───── Records for processing ─────

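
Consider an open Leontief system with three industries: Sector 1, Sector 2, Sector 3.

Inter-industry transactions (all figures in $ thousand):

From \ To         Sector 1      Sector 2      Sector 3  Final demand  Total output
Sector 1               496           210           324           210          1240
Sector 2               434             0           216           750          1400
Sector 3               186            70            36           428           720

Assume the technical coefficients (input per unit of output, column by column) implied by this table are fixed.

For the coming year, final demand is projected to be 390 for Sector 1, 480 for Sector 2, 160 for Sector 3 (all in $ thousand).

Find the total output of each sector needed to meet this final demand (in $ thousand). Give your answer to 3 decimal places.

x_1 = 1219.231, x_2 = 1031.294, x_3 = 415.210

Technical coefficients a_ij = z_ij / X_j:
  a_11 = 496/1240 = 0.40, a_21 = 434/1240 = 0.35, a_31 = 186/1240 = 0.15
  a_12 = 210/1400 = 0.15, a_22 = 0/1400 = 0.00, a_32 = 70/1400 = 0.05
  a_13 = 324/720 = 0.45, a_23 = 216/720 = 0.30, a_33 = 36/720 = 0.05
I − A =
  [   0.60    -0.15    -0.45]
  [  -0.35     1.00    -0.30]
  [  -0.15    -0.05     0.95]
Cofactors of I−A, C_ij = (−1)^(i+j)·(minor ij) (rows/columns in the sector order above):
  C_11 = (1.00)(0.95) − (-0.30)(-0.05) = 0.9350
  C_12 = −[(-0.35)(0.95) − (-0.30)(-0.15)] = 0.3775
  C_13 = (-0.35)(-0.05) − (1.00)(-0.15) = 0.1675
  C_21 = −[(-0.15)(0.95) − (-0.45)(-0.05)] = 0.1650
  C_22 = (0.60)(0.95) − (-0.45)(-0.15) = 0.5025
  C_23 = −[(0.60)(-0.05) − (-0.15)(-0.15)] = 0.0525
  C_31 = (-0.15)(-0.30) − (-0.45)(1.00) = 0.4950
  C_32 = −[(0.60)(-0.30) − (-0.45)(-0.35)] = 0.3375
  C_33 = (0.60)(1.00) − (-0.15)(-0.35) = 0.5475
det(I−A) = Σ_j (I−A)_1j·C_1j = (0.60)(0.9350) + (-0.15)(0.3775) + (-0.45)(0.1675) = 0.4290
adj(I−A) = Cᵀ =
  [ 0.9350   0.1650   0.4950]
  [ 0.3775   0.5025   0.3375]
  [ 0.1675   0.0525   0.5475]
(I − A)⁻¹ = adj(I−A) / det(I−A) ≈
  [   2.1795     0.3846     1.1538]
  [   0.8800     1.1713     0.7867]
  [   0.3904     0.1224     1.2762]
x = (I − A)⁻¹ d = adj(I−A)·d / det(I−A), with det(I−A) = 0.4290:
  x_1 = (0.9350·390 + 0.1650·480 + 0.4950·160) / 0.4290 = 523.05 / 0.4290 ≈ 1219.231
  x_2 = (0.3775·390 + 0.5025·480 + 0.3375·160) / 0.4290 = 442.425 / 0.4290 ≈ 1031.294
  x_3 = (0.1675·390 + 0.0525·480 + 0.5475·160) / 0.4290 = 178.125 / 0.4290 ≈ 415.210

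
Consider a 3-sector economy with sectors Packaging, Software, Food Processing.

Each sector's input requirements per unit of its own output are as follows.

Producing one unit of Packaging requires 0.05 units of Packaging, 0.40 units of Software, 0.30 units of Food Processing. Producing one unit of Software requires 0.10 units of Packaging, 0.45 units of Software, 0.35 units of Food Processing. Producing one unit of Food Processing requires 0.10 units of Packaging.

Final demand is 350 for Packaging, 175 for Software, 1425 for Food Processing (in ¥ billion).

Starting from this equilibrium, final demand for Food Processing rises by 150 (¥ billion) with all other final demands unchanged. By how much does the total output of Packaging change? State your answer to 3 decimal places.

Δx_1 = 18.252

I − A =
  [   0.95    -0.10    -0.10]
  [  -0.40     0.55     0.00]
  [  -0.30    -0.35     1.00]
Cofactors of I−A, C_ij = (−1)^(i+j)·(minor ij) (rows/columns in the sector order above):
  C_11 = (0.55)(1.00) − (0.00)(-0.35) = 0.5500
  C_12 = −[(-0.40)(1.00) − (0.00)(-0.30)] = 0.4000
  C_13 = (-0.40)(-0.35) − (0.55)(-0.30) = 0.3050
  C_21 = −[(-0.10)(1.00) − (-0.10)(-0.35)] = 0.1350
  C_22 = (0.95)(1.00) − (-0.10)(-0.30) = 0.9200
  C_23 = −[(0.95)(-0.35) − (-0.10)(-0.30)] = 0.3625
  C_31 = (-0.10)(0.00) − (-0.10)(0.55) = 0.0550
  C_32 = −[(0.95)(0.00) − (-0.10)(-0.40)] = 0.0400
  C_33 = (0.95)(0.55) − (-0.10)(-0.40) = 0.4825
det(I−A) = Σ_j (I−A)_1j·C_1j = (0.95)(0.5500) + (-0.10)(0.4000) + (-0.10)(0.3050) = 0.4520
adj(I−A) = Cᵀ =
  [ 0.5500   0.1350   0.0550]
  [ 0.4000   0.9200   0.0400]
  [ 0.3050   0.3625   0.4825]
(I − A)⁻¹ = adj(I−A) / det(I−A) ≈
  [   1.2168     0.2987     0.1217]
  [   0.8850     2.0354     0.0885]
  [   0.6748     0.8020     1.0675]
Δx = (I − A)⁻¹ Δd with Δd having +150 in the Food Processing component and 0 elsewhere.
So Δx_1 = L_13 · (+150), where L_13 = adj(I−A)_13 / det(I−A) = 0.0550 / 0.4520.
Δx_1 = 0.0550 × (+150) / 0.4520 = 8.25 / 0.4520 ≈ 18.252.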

─────

§ **What the task asks**: Pull every line containing the word "unit" out of the material and copy it.

§ **Answer to this exercise**:
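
Assume the technical coefficients (input per unit of output, column by column) implied by this table are fixed.
Each sector's input requirements per unit of its own output are as follows.
Producing one unit of Packaging requires 0.05 units of Packaging, 0.40 units of Software, 0.30 units of Food Processing. Producing one unit of Software requires 0.10 units of Packaging, 0.45 units of Software, 0.35 units of Food Processing. Producing one unit of Food Processing requires 0.10 units of Packaging.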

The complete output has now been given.